◆ **Your instructions**:
Where does the word "aliases" show up in the data? Please find each such line and copy it.

(Stored data entries)
§ §

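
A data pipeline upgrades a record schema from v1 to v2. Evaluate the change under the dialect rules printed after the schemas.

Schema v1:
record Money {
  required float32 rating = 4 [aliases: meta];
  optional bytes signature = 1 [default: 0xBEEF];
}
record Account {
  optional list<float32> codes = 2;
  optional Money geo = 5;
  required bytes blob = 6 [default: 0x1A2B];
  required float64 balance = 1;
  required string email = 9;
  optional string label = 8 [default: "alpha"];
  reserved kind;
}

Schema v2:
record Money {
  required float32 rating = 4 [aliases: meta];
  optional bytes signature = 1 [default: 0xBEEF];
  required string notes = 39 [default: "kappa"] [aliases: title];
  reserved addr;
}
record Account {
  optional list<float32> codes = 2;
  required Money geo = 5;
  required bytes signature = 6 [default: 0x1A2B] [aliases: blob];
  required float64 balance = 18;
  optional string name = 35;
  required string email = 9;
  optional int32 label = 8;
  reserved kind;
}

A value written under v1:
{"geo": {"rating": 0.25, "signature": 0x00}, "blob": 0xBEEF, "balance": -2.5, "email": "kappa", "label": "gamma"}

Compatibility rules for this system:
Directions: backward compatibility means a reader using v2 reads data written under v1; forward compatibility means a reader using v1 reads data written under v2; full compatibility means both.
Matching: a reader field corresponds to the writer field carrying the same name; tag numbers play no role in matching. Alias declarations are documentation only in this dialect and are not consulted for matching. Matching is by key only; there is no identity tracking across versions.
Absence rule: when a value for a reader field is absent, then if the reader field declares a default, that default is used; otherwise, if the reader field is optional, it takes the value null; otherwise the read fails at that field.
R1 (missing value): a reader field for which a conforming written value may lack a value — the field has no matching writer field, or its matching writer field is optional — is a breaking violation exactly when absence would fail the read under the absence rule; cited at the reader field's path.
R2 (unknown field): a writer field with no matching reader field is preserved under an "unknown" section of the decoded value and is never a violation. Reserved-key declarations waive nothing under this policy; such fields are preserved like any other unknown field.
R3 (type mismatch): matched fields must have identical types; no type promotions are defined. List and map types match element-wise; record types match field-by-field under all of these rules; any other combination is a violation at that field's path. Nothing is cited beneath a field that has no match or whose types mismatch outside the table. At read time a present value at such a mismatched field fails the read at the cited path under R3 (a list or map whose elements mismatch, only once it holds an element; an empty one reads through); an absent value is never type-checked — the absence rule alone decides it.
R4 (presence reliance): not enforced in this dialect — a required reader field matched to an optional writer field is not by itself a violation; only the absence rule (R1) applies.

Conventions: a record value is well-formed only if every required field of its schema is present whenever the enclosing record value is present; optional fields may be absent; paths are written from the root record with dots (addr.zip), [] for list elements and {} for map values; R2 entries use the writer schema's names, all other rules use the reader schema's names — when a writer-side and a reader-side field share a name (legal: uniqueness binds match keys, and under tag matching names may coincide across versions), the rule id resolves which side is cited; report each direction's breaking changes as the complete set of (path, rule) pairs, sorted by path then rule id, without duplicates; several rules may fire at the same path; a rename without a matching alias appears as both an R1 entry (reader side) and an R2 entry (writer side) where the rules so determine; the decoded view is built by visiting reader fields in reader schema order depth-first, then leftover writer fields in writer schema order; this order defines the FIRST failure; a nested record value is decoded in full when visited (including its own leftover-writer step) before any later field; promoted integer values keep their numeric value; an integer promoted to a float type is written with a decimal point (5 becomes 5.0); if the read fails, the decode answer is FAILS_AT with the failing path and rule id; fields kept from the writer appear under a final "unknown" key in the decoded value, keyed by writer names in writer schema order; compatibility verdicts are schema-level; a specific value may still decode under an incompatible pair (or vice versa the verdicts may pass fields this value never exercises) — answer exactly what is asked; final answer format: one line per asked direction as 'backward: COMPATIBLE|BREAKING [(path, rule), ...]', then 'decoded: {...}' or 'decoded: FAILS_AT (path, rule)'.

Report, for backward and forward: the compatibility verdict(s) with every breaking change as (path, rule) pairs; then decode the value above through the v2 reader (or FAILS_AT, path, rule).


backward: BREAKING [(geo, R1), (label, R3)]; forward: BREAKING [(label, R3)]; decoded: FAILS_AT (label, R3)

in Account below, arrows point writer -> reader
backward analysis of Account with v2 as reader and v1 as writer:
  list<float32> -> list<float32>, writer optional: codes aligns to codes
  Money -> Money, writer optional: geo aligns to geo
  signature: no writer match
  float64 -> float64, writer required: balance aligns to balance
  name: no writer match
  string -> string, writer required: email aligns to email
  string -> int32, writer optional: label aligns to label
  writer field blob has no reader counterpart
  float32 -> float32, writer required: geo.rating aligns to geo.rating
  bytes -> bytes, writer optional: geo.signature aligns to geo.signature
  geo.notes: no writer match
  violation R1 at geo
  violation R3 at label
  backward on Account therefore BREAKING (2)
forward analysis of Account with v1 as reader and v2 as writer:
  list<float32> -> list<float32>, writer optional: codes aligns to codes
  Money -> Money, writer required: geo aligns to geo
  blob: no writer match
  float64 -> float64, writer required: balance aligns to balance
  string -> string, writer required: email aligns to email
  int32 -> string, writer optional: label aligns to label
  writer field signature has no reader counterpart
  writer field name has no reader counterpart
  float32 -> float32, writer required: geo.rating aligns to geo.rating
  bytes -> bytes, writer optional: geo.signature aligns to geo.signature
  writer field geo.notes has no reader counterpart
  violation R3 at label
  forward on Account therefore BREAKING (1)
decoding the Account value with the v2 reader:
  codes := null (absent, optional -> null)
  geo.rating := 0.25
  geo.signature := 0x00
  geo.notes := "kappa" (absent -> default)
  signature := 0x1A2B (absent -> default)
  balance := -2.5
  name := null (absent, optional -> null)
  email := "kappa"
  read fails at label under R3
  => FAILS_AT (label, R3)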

§ §

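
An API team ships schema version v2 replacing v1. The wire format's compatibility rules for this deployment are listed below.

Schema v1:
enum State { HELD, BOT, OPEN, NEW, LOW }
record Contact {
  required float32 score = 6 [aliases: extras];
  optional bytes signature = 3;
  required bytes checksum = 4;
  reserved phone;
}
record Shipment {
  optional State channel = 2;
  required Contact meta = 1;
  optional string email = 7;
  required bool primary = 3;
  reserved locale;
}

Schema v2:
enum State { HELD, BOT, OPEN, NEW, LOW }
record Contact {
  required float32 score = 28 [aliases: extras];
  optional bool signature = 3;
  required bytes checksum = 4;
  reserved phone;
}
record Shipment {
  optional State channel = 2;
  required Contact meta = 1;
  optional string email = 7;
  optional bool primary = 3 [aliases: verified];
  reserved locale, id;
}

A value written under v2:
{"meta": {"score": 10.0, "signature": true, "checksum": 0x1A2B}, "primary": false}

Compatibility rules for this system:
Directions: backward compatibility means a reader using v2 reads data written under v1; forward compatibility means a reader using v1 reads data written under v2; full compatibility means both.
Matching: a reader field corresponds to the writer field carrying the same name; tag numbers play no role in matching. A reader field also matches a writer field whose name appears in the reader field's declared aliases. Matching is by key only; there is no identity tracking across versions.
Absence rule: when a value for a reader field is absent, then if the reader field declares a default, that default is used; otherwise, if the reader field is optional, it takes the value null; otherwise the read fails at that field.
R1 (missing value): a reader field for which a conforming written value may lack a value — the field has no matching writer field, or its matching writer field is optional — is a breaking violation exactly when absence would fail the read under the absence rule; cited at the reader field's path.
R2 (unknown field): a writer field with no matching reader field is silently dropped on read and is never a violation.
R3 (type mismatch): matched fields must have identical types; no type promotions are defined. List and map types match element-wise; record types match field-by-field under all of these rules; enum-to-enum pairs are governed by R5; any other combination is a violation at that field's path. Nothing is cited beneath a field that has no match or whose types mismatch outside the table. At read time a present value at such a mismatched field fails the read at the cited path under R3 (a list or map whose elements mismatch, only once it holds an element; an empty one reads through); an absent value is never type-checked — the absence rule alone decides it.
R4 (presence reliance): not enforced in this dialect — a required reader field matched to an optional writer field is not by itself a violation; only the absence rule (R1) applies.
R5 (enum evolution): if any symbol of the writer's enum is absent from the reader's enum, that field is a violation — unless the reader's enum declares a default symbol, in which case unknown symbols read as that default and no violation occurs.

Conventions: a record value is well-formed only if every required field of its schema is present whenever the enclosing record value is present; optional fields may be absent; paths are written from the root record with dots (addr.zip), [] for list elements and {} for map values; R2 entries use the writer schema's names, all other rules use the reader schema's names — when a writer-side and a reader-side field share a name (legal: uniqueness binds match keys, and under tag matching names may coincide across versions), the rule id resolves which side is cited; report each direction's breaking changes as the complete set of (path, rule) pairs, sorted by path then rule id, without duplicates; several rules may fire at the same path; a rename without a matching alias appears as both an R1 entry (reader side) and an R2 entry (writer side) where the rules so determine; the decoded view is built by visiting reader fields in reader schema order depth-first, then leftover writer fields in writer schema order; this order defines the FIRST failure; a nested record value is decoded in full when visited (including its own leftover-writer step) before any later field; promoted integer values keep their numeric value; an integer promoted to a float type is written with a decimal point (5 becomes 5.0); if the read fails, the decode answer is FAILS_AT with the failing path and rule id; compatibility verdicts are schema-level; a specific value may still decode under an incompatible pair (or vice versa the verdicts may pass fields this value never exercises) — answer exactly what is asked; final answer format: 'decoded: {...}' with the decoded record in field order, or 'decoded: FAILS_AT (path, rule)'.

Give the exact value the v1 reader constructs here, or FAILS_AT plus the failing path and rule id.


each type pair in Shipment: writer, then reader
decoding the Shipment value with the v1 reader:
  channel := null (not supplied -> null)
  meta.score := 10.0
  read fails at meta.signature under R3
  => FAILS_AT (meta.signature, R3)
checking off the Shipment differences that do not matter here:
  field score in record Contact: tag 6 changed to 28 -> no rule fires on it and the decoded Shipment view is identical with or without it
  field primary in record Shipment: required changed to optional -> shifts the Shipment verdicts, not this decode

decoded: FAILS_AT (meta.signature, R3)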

§ §

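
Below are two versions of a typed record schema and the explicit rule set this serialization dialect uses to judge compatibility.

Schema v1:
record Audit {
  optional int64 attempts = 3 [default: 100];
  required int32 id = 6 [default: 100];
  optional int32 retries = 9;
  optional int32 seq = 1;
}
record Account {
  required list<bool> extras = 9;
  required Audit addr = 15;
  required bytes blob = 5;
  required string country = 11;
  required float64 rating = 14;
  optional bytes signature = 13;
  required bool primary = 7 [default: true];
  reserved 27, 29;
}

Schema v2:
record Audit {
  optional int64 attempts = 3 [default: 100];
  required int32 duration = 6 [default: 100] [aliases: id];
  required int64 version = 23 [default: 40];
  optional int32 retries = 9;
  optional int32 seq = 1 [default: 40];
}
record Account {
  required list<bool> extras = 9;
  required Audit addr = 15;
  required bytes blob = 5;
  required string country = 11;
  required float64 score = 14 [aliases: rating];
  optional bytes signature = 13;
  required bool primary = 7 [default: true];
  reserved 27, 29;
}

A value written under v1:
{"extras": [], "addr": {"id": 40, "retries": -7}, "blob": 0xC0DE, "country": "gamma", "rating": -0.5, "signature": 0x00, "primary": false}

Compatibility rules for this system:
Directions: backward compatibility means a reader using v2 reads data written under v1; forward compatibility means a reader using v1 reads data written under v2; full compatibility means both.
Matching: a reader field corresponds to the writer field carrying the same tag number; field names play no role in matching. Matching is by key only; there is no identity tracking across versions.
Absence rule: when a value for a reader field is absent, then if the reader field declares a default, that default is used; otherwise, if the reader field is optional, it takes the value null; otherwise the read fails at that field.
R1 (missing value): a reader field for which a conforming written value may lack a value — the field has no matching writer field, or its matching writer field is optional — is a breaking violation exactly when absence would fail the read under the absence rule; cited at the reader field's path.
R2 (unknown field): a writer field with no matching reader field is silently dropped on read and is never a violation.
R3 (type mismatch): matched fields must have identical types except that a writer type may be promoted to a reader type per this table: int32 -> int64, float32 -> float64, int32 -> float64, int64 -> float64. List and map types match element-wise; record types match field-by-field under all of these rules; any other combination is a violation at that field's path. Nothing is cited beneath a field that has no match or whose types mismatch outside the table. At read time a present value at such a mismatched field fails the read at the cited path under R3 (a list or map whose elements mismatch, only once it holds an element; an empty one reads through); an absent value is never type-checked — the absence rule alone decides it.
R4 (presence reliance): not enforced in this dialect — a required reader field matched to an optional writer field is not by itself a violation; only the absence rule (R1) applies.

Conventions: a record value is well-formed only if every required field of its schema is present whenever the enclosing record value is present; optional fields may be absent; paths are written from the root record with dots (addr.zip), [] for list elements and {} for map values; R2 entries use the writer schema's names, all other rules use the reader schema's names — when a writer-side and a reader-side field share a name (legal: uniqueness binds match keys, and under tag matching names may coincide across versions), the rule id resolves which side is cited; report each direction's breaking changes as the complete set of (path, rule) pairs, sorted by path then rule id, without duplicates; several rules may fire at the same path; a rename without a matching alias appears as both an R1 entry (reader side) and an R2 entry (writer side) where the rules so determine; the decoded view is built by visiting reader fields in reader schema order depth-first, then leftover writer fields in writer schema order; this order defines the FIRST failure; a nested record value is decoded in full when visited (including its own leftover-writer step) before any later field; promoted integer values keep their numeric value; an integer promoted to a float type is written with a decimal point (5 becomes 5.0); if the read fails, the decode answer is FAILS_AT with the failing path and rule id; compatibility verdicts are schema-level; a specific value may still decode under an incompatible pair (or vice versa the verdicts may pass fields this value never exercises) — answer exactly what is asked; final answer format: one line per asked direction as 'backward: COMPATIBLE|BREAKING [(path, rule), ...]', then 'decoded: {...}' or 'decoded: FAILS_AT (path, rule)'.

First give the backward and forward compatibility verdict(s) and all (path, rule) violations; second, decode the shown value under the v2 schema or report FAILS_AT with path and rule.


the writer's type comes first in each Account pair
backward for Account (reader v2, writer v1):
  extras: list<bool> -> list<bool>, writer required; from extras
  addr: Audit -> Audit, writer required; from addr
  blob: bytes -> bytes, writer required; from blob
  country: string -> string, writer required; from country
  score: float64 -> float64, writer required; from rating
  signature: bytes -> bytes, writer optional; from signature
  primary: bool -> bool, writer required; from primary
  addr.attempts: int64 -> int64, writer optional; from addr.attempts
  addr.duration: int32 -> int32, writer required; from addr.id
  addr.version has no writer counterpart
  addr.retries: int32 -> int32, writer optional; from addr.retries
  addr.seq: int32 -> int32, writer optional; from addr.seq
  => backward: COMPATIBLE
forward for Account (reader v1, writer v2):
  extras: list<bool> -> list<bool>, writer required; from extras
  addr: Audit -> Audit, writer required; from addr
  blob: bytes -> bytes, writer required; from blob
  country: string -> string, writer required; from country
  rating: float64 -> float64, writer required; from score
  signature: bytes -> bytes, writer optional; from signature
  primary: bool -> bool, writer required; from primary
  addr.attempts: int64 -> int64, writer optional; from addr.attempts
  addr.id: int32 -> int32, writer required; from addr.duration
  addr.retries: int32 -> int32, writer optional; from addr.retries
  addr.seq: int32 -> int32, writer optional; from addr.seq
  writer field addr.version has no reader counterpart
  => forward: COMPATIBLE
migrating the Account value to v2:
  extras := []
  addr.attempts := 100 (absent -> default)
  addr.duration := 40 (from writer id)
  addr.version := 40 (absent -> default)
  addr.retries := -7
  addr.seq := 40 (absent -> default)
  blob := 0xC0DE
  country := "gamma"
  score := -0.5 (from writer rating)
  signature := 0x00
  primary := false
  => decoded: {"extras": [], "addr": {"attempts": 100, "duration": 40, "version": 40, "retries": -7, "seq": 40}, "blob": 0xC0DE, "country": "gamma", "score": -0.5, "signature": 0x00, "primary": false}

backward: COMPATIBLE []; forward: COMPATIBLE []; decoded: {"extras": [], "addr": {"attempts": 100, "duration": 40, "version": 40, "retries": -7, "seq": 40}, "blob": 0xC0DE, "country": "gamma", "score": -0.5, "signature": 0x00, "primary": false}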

§ §

◆ **Result below**:
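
  required float32 rating = 4 [aliases: meta];
  required float32 rating = 4 [aliases: meta];
  required string notes = 39 [default: "kappa"] [aliases: title];
  required bytes signature = 6 [default: 0x1A2B] [aliases: blob];
  required float32 score = 6 [aliases: extras];
  required float32 score = 28 [aliases: extras];
  optional bool primary = 3 [aliases: verified];
Matching: a reader field corresponds to the writer field carrying the same name; tag numbers play no role in matching. A reader field also matches a writer field whose name appears in the reader field's declared aliases. Matching is by key only; there is no identity tracking across versions.
  required int32 duration = 6 [default: 100] [aliases: id];
  required float64 score = 14 [aliases: rating];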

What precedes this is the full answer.